YOUR INSTRUCTIONS: Identical copies of all the records below are needed.

·····

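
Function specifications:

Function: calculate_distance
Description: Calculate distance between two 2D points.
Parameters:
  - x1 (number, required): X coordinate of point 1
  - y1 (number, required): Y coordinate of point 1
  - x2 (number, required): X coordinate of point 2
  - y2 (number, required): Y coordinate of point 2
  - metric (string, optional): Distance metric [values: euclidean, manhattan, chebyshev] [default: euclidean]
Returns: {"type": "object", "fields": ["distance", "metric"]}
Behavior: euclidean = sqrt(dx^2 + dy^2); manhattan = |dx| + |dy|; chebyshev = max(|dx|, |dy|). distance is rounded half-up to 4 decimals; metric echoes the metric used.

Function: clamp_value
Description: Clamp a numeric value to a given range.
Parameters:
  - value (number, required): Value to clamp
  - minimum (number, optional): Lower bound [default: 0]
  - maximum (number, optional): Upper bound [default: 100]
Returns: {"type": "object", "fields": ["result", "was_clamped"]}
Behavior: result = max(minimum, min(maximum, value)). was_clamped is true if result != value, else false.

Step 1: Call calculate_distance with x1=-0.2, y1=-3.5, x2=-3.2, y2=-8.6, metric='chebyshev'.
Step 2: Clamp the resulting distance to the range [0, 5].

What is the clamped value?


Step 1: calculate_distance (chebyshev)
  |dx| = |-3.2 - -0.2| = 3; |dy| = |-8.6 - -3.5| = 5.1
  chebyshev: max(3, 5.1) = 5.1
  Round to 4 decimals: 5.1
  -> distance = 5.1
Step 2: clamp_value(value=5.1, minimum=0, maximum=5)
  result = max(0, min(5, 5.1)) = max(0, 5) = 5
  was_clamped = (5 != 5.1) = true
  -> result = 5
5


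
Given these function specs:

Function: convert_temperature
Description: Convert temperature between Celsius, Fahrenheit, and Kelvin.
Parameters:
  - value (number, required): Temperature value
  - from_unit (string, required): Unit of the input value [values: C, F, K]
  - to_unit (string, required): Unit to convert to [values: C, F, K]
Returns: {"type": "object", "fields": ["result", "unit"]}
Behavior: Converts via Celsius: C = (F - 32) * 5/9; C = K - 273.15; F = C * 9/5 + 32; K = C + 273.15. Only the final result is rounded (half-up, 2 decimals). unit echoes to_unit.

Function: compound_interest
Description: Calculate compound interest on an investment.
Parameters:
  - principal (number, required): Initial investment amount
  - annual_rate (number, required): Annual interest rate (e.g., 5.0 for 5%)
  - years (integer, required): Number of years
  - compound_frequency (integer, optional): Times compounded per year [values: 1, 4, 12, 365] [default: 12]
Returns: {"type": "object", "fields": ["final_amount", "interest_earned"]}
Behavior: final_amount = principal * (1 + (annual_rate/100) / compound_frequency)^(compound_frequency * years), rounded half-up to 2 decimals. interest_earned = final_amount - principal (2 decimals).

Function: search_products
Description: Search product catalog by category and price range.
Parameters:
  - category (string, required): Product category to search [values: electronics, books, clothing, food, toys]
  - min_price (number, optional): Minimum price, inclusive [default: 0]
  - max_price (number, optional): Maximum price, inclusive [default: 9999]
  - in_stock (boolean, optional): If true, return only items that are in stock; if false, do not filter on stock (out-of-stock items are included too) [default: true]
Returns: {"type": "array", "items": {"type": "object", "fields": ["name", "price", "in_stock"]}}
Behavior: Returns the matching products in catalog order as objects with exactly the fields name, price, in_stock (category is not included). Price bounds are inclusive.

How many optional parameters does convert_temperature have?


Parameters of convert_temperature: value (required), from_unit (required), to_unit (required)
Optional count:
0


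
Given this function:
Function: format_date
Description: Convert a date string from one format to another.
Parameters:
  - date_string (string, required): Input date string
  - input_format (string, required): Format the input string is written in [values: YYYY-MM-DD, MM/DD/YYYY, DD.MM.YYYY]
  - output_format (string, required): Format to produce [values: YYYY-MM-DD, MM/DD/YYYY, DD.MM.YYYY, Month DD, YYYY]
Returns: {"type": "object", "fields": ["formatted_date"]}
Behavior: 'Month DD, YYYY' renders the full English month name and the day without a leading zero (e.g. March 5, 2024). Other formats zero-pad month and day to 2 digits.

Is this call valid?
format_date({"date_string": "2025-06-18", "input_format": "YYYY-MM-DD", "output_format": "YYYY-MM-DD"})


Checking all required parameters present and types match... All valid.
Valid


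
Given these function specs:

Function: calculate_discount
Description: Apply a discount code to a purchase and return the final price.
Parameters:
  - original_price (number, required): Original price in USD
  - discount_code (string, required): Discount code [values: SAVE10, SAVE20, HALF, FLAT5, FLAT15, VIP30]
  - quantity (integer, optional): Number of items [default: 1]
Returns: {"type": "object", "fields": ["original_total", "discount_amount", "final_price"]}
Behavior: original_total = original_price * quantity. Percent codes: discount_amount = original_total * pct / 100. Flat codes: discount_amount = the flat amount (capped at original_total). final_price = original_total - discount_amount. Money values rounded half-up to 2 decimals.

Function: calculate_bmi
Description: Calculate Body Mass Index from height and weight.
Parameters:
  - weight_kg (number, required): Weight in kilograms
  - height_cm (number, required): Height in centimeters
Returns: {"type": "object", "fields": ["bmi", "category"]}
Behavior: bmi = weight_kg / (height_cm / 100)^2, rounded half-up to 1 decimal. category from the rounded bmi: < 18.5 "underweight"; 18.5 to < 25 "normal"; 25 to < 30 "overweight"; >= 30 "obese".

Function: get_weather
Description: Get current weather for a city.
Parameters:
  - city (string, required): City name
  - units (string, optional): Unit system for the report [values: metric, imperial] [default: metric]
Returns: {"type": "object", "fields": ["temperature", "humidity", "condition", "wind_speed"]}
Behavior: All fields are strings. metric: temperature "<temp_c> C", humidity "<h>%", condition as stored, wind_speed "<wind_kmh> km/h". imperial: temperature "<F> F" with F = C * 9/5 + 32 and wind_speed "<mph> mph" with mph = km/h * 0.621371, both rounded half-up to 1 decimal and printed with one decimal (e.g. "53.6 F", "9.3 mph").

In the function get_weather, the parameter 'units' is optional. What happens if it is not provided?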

·····

WRITTEN RESPONSE:
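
Function specifications:

Function: calculate_distance
Description: Calculate distance between two 2D points.
Parameters:
  - x1 (number, required): X coordinate of point 1
  - y1 (number, required): Y coordinate of point 1
  - x2 (number, required): X coordinate of point 2
  - y2 (number, required): Y coordinate of point 2
  - metric (string, optional): Distance metric [values: euclidean, manhattan, chebyshev] [default: euclidean]
Returns: {"type": "object", "fields": ["distance", "metric"]}
Behavior: euclidean = sqrt(dx^2 + dy^2); manhattan = |dx| + |dy|; chebyshev = max(|dx|, |dy|). distance is rounded half-up to 4 decimals; metric echoes the metric used.

Function: clamp_value
Description: Clamp a numeric value to a given range.
Parameters:
  - value (number, required): Value to clamp
  - minimum (number, optional): Lower bound [default: 0]
  - maximum (number, optional): Upper bound [default: 100]
Returns: {"type": "object", "fields": ["result", "was_clamped"]}
Behavior: result = max(minimum, min(maximum, value)). was_clamped is true if result != value, else false.

Step 1: Call calculate_distance with x1=-0.2, y1=-3.5, x2=-3.2, y2=-8.6, metric='chebyshev'.
Step 2: Clamp the resulting distance to the range [0, 5].

What is the clamped value?


Step 1: calculate_distance (chebyshev)
  |dx| = |-3.2 - -0.2| = 3; |dy| = |-8.6 - -3.5| = 5.1
  chebyshev: max(3, 5.1) = 5.1
  Round to 4 decimals: 5.1
  -> distance = 5.1
Step 2: clamp_value(value=5.1, minimum=0, maximum=5)
  result = max(0, min(5, 5.1)) = max(0, 5) = 5
  was_clamped = (5 != 5.1) = true
  -> result = 5
5


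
Given these function specs:

Function: convert_temperature
Description: Convert temperature between Celsius, Fahrenheit, and Kelvin.
Parameters:
  - value (number, required): Temperature value
  - from_unit (string, required): Unit of the input value [values: C, F, K]
  - to_unit (string, required): Unit to convert to [values: C, F, K]
Returns: {"type": "object", "fields": ["result", "unit"]}
Behavior: Converts via Celsius: C = (F - 32) * 5/9; C = K - 273.15; F = C * 9/5 + 32; K = C + 273.15. Only the final result is rounded (half-up, 2 decimals). unit echoes to_unit.

Function: compound_interest
Description: Calculate compound interest on an investment.
Parameters:
  - principal (number, required): Initial investment amount
  - annual_rate (number, required): Annual interest rate (e.g., 5.0 for 5%)
  - years (integer, required): Number of years
  - compound_frequency (integer, optional): Times compounded per year [values: 1, 4, 12, 365] [default: 12]
Returns: {"type": "object", "fields": ["final_amount", "interest_earned"]}
Behavior: final_amount = principal * (1 + (annual_rate/100) / compound_frequency)^(compound_frequency * years), rounded half-up to 2 decimals. interest_earned = final_amount - principal (2 decimals).

Function: search_products
Description: Search product catalog by category and price range.
Parameters:
  - category (string, required): Product category to search [values: electronics, books, clothing, food, toys]
  - min_price (number, optional): Minimum price, inclusive [default: 0]
  - max_price (number, optional): Maximum price, inclusive [default: 9999]
  - in_stock (boolean, optional): If true, return only items that are in stock; if false, do not filter on stock (out-of-stock items are included too) [default: true]
Returns: {"type": "array", "items": {"type": "object", "fields": ["name", "price", "in_stock"]}}
Behavior: Returns the matching products in catalog order as objects with exactly the fields name, price, in_stock (category is not included). Price bounds are inclusive.

How many optional parameters does convert_temperature have?


Parameters of convert_temperature: value (required), from_unit (required), to_unit (required)
Optional count:
0


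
Given this function:
Function: format_date
Description: Convert a date string from one format to another.
Parameters:
  - date_string (string, required): Input date string
  - input_format (string, required): Format the input string is written in [values: YYYY-MM-DD, MM/DD/YYYY, DD.MM.YYYY]
  - output_format (string, required): Format to produce [values: YYYY-MM-DD, MM/DD/YYYY, DD.MM.YYYY, Month DD, YYYY]
Returns: {"type": "object", "fields": ["formatted_date"]}
Behavior: 'Month DD, YYYY' renders the full English month name and the day without a leading zero (e.g. March 5, 2024). Other formats zero-pad month and day to 2 digits.

Is this call valid?
format_date({"date_string": "2025-06-18", "input_format": "YYYY-MM-DD", "output_format": "YYYY-MM-DD"})


Checking all required parameters present and types match... All valid.
Valid


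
Given these function specs:

Function: calculate_discount
Description: Apply a discount code to a purchase and return the final price.
Parameters:
  - original_price (number, required): Original price in USD
  - discount_code (string, required): Discount code [values: SAVE10, SAVE20, HALF, FLAT5, FLAT15, VIP30]
  - quantity (integer, optional): Number of items [default: 1]
Returns: {"type": "object", "fields": ["original_total", "discount_amount", "final_price"]}
Behavior: original_total = original_price * quantity. Percent codes: discount_amount = original_total * pct / 100. Flat codes: discount_amount = the flat amount (capped at original_total). final_price = original_total - discount_amount. Money values rounded half-up to 2 decimals.

Function: calculate_bmi
Description: Calculate Body Mass Index from height and weight.
Parameters:
  - weight_kg (number, required): Weight in kilograms
  - height_cm (number, required): Height in centimeters
Returns: {"type": "object", "fields": ["bmi", "category"]}
Behavior: bmi = weight_kg / (height_cm / 100)^2, rounded half-up to 1 decimal. category from the rounded bmi: < 18.5 "underweight"; 18.5 to < 25 "normal"; 25 to < 30 "overweight"; >= 30 "obese".

Function: get_weather
Description: Get current weather for a city.
Parameters:
  - city (string, required): City name
  - units (string, optional): Unit system for the report [values: metric, imperial] [default: metric]
Returns: {"type": "object", "fields": ["temperature", "humidity", "condition", "wind_speed"]}
Behavior: All fields are strings. metric: temperature "<temp_c> C", humidity "<h>%", condition as stored, wind_speed "<wind_kmh> km/h". imperial: temperature "<F> F" with F = C * 9/5 + 32 and wind_speed "<mph> mph" with mph = km/h * 0.621371, both rounded half-up to 1 decimal and printed with one decimal (e.g. "53.6 F", "9.3 mph").

In the function get_weather, the parameter 'units' is optional. What happens if it is not provided?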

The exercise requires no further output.